• _Exercise brief_: What is needed is a copy of each line in the listing that contains "allied".

• _Supplied data_:

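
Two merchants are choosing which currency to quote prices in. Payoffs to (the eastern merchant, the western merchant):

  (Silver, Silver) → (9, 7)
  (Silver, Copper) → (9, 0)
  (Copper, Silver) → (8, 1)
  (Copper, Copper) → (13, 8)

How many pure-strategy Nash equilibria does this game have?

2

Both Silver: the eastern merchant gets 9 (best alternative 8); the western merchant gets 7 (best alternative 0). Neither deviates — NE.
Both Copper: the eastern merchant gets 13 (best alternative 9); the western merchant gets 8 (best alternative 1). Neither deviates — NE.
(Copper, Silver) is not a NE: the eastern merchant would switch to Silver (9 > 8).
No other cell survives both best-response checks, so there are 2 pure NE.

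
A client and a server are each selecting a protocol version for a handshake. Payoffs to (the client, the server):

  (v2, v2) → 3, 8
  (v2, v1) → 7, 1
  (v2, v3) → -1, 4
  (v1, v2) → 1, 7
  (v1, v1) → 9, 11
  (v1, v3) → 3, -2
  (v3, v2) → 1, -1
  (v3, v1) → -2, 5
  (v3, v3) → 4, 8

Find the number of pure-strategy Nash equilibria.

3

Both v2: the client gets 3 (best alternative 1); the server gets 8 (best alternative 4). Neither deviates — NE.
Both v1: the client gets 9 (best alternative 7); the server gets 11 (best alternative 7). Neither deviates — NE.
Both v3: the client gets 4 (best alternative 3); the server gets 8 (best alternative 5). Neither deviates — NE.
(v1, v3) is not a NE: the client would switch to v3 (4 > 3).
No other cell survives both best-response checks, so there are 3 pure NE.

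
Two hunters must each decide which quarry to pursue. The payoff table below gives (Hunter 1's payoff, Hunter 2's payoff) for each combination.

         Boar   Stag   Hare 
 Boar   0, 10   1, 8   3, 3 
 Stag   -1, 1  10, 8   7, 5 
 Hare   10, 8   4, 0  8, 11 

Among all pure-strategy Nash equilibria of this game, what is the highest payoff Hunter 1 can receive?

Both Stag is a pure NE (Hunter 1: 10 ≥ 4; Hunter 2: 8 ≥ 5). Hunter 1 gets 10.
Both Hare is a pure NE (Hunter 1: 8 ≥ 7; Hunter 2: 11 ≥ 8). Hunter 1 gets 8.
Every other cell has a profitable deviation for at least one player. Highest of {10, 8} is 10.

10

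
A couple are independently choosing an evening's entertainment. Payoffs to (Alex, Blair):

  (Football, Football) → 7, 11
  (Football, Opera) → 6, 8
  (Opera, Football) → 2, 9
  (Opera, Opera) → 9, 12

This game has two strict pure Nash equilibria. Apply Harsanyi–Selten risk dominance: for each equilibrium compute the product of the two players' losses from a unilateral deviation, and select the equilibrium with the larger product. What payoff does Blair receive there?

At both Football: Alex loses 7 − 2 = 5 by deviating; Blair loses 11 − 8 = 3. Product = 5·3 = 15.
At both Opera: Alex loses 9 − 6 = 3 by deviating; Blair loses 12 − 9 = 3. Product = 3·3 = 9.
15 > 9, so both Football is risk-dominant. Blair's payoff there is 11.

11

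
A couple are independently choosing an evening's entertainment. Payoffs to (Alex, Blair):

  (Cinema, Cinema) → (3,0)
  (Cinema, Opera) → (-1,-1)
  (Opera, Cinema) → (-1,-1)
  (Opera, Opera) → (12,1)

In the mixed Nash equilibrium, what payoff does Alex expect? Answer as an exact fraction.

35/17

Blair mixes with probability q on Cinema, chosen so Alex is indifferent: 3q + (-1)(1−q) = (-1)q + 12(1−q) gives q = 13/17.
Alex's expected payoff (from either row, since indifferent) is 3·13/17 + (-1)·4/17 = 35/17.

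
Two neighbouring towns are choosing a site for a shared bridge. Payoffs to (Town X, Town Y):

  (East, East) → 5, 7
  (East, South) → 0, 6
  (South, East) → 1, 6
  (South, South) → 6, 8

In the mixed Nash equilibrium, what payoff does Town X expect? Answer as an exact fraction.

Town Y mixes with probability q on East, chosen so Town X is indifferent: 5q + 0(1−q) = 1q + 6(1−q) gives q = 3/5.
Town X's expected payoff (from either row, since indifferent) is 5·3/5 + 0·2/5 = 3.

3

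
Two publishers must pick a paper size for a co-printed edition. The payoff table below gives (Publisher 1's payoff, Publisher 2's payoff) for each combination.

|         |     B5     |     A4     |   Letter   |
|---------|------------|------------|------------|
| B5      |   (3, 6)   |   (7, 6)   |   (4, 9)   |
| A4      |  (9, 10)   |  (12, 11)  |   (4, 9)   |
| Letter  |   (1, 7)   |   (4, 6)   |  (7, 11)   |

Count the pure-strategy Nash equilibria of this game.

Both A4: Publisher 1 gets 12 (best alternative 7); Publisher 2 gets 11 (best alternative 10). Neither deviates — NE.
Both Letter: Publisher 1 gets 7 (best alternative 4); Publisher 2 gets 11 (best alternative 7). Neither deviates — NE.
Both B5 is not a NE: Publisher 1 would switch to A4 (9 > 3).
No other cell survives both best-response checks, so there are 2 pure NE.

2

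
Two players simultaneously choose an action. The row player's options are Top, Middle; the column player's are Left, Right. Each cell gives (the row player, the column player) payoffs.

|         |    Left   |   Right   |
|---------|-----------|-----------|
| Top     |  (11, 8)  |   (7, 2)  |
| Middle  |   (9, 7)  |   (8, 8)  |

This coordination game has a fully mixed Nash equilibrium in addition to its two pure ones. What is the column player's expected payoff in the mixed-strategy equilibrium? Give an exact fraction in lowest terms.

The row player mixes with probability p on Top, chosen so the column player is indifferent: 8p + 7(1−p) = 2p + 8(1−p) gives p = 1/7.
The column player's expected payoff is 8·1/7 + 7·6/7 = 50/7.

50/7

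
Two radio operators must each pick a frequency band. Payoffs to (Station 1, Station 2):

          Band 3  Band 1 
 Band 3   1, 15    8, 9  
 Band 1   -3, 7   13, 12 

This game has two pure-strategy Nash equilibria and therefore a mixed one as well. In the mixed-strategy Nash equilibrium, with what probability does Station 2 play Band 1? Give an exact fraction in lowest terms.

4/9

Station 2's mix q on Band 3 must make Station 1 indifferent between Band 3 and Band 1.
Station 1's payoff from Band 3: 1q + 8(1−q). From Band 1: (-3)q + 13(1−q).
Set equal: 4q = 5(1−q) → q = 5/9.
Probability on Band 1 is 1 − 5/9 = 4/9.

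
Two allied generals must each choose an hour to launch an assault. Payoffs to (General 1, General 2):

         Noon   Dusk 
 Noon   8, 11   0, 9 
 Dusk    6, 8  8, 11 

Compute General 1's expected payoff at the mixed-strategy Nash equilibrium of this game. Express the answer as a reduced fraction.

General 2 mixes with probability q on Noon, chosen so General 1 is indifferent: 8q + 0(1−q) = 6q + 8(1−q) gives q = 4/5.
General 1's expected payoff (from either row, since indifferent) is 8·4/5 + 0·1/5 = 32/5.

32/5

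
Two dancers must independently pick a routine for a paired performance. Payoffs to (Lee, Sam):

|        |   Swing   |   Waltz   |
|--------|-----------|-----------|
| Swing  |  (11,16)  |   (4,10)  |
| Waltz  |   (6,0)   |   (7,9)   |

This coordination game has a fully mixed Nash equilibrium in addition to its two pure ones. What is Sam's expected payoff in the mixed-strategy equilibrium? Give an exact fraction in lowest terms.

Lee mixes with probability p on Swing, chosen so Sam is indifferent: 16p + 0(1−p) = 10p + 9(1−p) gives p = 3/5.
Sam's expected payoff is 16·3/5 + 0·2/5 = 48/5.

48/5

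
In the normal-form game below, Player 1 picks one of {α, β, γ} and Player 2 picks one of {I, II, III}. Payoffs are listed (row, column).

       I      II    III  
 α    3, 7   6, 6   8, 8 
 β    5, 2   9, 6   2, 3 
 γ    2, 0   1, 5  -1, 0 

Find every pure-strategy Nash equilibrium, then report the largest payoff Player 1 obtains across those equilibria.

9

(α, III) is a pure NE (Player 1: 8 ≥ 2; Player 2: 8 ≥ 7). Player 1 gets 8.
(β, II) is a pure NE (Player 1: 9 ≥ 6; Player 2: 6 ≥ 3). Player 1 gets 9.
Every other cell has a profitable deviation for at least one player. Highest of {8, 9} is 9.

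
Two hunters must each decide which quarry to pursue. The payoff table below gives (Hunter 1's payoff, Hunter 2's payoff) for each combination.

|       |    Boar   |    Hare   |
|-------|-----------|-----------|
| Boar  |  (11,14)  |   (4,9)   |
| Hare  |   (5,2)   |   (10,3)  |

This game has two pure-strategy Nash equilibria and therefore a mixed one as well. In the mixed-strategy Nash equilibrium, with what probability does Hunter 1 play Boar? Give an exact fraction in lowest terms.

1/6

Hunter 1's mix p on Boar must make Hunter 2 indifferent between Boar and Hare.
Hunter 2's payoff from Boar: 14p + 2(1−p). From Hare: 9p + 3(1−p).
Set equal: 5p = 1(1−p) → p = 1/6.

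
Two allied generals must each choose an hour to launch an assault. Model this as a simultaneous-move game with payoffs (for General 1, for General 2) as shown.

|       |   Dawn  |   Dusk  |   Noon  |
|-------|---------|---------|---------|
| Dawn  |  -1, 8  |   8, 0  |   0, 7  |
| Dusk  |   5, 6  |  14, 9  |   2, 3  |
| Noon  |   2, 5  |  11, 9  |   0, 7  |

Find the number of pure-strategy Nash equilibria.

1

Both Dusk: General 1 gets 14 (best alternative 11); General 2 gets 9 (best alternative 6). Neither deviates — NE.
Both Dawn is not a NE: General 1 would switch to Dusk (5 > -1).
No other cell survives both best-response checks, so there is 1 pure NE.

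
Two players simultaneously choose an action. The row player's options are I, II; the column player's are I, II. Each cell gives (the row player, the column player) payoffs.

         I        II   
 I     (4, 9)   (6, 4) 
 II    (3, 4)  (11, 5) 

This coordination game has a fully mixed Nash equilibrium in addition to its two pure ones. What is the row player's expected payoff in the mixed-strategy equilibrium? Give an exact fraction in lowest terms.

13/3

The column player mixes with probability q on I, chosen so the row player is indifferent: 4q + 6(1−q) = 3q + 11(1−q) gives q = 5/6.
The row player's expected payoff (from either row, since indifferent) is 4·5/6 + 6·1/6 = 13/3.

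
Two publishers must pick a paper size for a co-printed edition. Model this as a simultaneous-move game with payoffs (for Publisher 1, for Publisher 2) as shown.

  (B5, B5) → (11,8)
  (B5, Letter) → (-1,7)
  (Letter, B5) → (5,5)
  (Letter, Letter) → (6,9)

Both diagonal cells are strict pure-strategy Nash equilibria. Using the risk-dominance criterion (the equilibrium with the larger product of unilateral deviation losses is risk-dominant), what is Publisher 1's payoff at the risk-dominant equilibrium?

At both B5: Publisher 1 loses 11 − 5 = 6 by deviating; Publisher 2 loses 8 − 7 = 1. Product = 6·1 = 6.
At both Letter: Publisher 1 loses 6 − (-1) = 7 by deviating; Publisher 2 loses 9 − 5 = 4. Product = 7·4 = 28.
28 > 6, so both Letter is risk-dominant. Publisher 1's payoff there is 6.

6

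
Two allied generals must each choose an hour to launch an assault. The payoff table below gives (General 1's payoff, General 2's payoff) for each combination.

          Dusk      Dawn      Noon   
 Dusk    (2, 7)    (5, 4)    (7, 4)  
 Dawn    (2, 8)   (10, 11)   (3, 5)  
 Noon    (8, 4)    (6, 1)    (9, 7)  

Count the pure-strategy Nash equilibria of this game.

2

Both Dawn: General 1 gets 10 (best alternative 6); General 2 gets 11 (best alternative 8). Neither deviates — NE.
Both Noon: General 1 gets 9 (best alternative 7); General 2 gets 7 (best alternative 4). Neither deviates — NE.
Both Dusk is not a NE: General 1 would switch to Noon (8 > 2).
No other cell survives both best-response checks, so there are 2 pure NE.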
* * *
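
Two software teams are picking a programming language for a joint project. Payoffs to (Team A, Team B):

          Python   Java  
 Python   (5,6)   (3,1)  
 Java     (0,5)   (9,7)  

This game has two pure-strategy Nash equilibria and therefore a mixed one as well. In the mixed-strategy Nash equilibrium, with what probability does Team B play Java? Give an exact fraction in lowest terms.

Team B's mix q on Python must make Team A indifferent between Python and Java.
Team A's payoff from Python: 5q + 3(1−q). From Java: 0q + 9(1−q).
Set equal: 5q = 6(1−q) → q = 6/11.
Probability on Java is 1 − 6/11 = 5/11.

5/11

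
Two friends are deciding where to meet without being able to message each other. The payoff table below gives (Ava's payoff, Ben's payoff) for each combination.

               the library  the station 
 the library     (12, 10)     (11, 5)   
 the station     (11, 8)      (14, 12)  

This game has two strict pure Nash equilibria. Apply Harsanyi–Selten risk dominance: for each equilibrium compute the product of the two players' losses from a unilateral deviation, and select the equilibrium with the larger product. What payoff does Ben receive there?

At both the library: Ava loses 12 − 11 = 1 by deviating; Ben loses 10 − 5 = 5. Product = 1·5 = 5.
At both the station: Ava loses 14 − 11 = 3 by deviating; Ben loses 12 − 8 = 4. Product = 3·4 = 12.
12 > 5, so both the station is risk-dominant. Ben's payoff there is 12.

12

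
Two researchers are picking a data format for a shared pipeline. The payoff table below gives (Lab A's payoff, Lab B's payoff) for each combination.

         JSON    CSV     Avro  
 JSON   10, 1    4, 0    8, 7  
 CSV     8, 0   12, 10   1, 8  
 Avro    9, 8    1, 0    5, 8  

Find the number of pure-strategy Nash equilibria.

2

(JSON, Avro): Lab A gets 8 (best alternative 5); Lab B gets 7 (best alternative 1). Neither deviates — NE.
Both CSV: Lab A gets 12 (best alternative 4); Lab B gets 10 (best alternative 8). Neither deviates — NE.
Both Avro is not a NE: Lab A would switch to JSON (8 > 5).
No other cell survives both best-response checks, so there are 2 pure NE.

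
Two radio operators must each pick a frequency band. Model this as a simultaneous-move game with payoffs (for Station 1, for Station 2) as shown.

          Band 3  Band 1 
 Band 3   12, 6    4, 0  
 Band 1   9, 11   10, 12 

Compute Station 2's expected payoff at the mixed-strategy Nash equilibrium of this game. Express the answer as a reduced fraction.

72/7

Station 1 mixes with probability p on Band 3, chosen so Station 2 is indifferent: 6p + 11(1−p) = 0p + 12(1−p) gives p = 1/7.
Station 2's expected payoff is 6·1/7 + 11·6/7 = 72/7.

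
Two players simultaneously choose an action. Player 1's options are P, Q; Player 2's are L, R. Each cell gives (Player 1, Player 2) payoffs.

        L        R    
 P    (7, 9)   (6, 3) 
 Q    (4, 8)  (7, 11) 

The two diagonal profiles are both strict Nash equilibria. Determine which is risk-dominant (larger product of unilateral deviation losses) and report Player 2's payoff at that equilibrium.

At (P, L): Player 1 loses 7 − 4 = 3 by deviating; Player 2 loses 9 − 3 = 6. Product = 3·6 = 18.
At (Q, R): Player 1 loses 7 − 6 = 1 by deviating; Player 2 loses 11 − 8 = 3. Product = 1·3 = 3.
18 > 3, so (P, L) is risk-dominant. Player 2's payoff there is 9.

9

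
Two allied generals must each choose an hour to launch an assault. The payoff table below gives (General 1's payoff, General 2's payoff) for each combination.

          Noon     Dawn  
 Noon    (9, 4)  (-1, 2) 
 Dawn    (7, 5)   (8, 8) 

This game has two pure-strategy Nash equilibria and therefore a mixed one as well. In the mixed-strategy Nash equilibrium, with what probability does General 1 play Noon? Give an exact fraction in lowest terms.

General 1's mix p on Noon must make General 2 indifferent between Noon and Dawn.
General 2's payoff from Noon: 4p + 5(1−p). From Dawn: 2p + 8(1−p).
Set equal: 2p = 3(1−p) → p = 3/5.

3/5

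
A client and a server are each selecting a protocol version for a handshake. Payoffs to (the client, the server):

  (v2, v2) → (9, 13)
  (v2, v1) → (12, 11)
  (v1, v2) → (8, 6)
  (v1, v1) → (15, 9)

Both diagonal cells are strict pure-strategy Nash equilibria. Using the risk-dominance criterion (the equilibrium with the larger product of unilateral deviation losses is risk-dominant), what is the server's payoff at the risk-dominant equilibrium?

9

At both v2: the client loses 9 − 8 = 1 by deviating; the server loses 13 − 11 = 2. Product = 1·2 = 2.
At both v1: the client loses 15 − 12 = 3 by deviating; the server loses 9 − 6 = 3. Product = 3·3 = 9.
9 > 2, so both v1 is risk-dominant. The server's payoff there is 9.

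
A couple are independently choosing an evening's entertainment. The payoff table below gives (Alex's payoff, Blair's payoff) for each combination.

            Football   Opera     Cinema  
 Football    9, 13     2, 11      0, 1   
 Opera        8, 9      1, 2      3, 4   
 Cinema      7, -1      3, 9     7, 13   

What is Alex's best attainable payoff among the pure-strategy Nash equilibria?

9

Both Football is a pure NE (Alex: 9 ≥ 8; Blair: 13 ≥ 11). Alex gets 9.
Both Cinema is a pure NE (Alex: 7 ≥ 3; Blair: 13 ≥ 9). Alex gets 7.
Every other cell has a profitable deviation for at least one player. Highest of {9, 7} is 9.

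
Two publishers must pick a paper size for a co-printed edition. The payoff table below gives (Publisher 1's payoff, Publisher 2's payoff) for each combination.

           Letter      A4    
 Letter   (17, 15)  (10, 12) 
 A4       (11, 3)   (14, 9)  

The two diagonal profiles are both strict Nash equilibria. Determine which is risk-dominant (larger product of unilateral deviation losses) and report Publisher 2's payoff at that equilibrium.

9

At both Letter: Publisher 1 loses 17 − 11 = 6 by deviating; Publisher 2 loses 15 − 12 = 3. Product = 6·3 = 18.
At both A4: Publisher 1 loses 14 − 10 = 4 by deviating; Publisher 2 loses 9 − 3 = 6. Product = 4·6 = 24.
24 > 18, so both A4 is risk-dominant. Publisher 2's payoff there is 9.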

• _Expected output_:
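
Two allied generals must each choose an hour to launch an assault. Payoffs to (General 1, General 2):
Two allied generals must each choose an hour to launch an assault. Model this as a simultaneous-move game with payoffs (for General 1, for General 2) as shown.
Two allied generals must each choose an hour to launch an assault. The payoff table below gives (General 1's payoff, General 2's payoff) for each combination.
Two allied generals must each choose an hour to launch an assault. The payoff table below gives (General 1's payoff, General 2's payoff) for each combination.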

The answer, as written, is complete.